▶ **What you are asked to do**
Will you give the material below again, every line exactly as it is?

▼▼▼

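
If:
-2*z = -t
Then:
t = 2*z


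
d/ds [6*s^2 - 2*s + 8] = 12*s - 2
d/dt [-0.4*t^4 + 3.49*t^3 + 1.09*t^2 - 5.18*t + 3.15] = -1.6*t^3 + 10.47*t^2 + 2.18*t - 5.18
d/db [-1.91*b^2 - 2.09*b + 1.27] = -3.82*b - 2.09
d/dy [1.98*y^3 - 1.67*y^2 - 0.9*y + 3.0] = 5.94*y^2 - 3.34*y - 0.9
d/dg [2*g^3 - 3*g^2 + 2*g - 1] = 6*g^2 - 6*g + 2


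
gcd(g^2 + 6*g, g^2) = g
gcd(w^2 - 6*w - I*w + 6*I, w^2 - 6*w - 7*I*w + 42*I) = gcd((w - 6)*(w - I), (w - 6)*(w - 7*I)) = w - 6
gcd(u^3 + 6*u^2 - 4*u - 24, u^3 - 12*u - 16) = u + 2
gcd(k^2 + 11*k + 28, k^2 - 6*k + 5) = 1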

▲▲▲

▶ **Expected output**
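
If:
-2*z = -t
Then:
t = 2*z


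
d/ds [6*s^2 - 2*s + 8] = 12*s - 2
d/dt [-0.4*t^4 + 3.49*t^3 + 1.09*t^2 - 5.18*t + 3.15] = -1.6*t^3 + 10.47*t^2 + 2.18*t - 5.18
d/db [-1.91*b^2 - 2.09*b + 1.27] = -3.82*b - 2.09
d/dy [1.98*y^3 - 1.67*y^2 - 0.9*y + 3.0] = 5.94*y^2 - 3.34*y - 0.9
d/dg [2*g^3 - 3*g^2 + 2*g - 1] = 6*g^2 - 6*g + 2


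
gcd(g^2 + 6*g, g^2) = g
gcd(w^2 - 6*w - I*w + 6*I, w^2 - 6*w - 7*I*w + 42*I) = gcd((w - 6)*(w - I), (w - 6)*(w - 7*I)) = w - 6
gcd(u^3 + 6*u^2 - 4*u - 24, u^3 - 12*u - 16) = u + 2
gcd(k^2 + 11*k + 28, k^2 - 6*k + 5) = 1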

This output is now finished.